_Task details_.
Return exactly those lines of the material below that fall between the line holding "To estimate monthly" and the line holding "Large: Nₕ = 14978, nₕ", inclusive.
##### Data excerpts #####
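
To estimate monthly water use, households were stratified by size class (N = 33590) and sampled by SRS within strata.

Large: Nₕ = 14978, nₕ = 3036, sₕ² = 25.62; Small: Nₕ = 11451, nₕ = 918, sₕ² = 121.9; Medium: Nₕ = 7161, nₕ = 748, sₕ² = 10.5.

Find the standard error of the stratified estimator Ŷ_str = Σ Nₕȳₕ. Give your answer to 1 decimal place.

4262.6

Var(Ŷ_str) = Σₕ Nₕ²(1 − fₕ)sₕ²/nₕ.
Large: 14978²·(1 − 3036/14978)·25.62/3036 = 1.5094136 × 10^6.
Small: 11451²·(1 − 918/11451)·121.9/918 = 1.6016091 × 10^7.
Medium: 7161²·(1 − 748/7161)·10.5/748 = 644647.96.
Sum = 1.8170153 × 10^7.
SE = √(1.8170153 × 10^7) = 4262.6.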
#####
##### Data excerpts #####
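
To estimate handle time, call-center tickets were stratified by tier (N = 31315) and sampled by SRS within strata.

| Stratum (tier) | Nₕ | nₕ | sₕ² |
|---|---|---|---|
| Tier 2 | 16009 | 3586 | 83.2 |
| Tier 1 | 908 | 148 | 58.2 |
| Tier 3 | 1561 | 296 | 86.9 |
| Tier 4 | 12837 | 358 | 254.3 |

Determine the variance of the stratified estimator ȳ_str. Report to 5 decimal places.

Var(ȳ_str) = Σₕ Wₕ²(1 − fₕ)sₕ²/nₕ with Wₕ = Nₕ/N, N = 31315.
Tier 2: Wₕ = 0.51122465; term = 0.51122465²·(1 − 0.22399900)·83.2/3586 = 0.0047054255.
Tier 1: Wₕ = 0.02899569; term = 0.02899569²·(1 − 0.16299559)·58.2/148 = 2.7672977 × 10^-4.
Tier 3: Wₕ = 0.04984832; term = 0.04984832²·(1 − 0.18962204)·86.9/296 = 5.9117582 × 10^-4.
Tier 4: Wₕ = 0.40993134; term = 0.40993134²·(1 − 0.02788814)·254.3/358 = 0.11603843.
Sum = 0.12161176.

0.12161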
#####
_Answer to the problem_.
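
To estimate monthly water use, households were stratified by size class (N = 33590) and sampled by SRS within strata.

Large: Nₕ = 14978, nₕ = 3036, sₕ² = 25.62; Small: Nₕ = 11451, nₕ = 918, sₕ² = 121.9; Medium: Nₕ = 7161, nₕ = 748, sₕ² = 10.5.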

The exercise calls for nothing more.